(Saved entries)
┄┄┄┄┄┄┄┄┄┄

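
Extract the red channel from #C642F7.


Color: #C642F7
R = C6 = 198
G = 42 = 66
B = F7 = 247
Red = 198


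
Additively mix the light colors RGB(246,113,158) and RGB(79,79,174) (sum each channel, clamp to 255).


Additive: each channel = min(255, C₁+C₂)
R: 246+79 = 325 → 255
G: 113+79 = 192 → 192
B: 158+174 = 332 → 255
= RGB(255, 192, 255)


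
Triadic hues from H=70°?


Triadic: equally spaced at 120° intervals
H1 = 70°
H2 = (70 + 120) mod 360 = 190°
H3 = (70 + 240) mod 360 = 310°
Triadic = 70°, 190°, 310°


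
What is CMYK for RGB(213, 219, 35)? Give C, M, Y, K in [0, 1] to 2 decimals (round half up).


R'=213/255≈0.8353, G'=219/255≈0.8588, B'=35/255≈0.1373
K = 1 - max(R',G',B') = 1 - 219/255 = 36/255 = 0.14117… → 0.14
(1-R'-K)/(1-K) simplifies to (max-R)/max with max = 219:
C = (219-213)/219 = 6/219 = 0.02739… → 0.03
M = (219-219)/219 = 0/219 = 0 → 0.00
Y = (219-35)/219 = 184/219 = 0.84018… → 0.84
= CMYK(0.03, 0.00, 0.84, 0.14)


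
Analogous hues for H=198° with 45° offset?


Base hue: 198°
Left analog: (198 - 45) mod 360 = 153°
Right analog: (198 + 45) mod 360 = 243°
Analogous hues = 153° and 243°


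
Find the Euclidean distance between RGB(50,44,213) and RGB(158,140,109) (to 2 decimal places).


d = √[(R₁-R₂)² + (G₁-G₂)² + (B₁-B₂)²]
d = √[(50-158)² + (44-140)² + (213-109)²]
d = √[11664 + 9216 + 10816]
d = √31696
d ≈ 178.03


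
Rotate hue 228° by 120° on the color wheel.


New hue = (H + rotation) mod 360
New hue = (228 + 120) mod 360
= 348 mod 360
= 348°


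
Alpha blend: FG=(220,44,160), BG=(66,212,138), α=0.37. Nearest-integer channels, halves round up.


C = α×F + (1-α)×B, with 1-α = 0.63
R: 0.37×220 + 0.63×66 = 81.40 + 41.58 = 122.98 → 123
G: 0.37×44 + 0.63×212 = 16.28 + 133.56 = 149.84 → 150
B: 0.37×160 + 0.63×138 = 59.20 + 86.94 = 146.14 → 146
= RGB(123, 150, 146)


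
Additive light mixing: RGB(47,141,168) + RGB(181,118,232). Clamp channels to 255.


Additive: each channel = min(255, C₁+C₂)
R: 47+181 = 228 → 228
G: 141+118 = 259 → 255
B: 168+232 = 400 → 255
= RGB(228, 255, 255)


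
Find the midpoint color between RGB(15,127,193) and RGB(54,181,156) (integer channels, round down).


Midpoint: each channel = ⌊(C₁+C₂)/2⌋
R: ⌊(15+54)/2⌋ = 34
G: ⌊(127+181)/2⌋ = 154
B: ⌊(193+156)/2⌋ = 174
= RGB(34, 154, 174)


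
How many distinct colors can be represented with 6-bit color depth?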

┄┄┄┄┄┄┄┄┄┄

> **WORK ITEM**:
After locating the line with "Rotate hue 228° by 120° on the color wheel.", output that line and every later one exactly, through the end of the entries above.

> **ANSWER SPACE**:
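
Rotate hue 228° by 120° on the color wheel.


New hue = (H + rotation) mod 360
New hue = (228 + 120) mod 360
= 348 mod 360
= 348°


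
Alpha blend: FG=(220,44,160), BG=(66,212,138), α=0.37. Nearest-integer channels, halves round up.


C = α×F + (1-α)×B, with 1-α = 0.63
R: 0.37×220 + 0.63×66 = 81.40 + 41.58 = 122.98 → 123
G: 0.37×44 + 0.63×212 = 16.28 + 133.56 = 149.84 → 150
B: 0.37×160 + 0.63×138 = 59.20 + 86.94 = 146.14 → 146
= RGB(123, 150, 146)


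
Additive light mixing: RGB(47,141,168) + RGB(181,118,232). Clamp channels to 255.


Additive: each channel = min(255, C₁+C₂)
R: 47+181 = 228 → 228
G: 141+118 = 259 → 255
B: 168+232 = 400 → 255
= RGB(228, 255, 255)


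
Find the midpoint color between RGB(15,127,193) and RGB(54,181,156) (integer channels, round down).


Midpoint: each channel = ⌊(C₁+C₂)/2⌋
R: ⌊(15+54)/2⌋ = 34
G: ⌊(127+181)/2⌋ = 154
B: ⌊(193+156)/2⌋ = 174
= RGB(34, 154, 174)


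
How many distinct colors can be represented with 6-bit color depth?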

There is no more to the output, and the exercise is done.